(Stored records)
== Segment start ==

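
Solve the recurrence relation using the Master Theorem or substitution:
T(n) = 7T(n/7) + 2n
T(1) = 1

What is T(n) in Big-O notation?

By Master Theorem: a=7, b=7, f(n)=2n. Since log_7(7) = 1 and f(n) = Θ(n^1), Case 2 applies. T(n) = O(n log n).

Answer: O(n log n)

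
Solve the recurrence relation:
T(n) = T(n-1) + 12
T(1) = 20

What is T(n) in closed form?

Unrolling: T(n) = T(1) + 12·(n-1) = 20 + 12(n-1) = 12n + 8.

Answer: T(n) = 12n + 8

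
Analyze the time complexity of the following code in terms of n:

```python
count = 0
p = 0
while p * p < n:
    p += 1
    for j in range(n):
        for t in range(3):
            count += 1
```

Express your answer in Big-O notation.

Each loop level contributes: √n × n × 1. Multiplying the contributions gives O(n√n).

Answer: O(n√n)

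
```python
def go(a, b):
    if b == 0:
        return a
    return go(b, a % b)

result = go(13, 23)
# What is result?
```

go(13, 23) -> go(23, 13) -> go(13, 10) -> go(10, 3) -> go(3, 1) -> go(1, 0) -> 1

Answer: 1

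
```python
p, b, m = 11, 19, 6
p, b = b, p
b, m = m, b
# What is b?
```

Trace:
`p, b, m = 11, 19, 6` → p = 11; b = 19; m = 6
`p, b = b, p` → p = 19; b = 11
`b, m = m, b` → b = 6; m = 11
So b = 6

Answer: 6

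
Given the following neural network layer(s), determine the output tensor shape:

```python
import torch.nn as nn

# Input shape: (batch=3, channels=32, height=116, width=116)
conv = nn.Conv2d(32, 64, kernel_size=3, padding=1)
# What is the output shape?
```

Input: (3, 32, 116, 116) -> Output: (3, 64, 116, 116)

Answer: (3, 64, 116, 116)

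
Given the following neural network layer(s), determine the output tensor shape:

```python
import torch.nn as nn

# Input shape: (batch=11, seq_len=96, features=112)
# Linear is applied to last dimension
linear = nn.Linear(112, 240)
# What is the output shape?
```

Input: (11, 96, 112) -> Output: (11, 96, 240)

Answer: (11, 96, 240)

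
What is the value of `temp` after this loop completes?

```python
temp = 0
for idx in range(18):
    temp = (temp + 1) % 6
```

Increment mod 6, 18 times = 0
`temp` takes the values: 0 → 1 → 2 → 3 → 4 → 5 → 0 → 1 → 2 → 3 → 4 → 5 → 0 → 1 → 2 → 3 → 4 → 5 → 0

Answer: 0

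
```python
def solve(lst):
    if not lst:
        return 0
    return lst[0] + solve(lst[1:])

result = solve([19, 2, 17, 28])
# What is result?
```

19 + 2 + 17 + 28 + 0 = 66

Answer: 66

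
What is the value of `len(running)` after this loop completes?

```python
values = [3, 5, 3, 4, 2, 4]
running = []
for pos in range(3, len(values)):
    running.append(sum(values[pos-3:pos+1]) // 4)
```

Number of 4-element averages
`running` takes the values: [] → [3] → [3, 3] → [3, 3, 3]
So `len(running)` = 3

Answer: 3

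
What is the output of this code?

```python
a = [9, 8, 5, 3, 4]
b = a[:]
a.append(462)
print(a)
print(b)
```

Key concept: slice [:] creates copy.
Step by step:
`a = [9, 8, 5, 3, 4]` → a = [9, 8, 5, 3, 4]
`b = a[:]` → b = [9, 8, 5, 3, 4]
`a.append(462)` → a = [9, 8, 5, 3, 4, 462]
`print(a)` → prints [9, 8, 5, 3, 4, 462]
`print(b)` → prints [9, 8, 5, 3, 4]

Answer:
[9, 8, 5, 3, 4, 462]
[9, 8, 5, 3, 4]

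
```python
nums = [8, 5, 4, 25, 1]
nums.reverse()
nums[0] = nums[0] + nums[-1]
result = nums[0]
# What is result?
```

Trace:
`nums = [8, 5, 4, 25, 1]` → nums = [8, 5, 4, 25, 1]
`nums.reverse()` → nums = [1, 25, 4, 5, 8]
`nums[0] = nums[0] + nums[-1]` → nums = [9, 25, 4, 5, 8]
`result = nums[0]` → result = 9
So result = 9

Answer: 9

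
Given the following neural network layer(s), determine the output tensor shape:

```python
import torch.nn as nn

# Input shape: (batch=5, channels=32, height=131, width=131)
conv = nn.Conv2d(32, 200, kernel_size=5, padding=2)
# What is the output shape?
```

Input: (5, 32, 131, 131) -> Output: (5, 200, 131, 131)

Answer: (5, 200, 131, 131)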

== Segment end ==

If a line in the entries contains the word "this", copy that line out.

RESPONSE BOX
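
What is the value of `temp` after this loop completes?
What is the value of `len(running)` after this loop completes?
What is the output of this code?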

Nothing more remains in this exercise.